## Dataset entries
========================================================================
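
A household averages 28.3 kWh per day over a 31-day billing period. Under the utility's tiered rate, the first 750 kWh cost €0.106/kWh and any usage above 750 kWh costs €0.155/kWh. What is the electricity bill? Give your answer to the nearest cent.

€99.23

Usage = 28.3 kWh/day × 31 days = 877.3 kWh
First 750 kWh × €0.106 = €79.50
Remaining 127.3 kWh × €0.155 = €19.73
Total = €99.23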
========================================================================
## What is being asked
Please be sure to repeat every entry exactly.

## Answer below
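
A household averages 28.3 kWh per day over a 31-day billing period. Under the utility's tiered rate, the first 750 kWh cost €0.106/kWh and any usage above 750 kWh costs €0.155/kWh. What is the electricity bill? Give your answer to the nearest cent.

€99.23

Usage = 28.3 kWh/day × 31 days = 877.3 kWh
First 750 kWh × €0.106 = €79.50
Remaining 127.3 kWh × €0.155 = €19.73
Total = €99.23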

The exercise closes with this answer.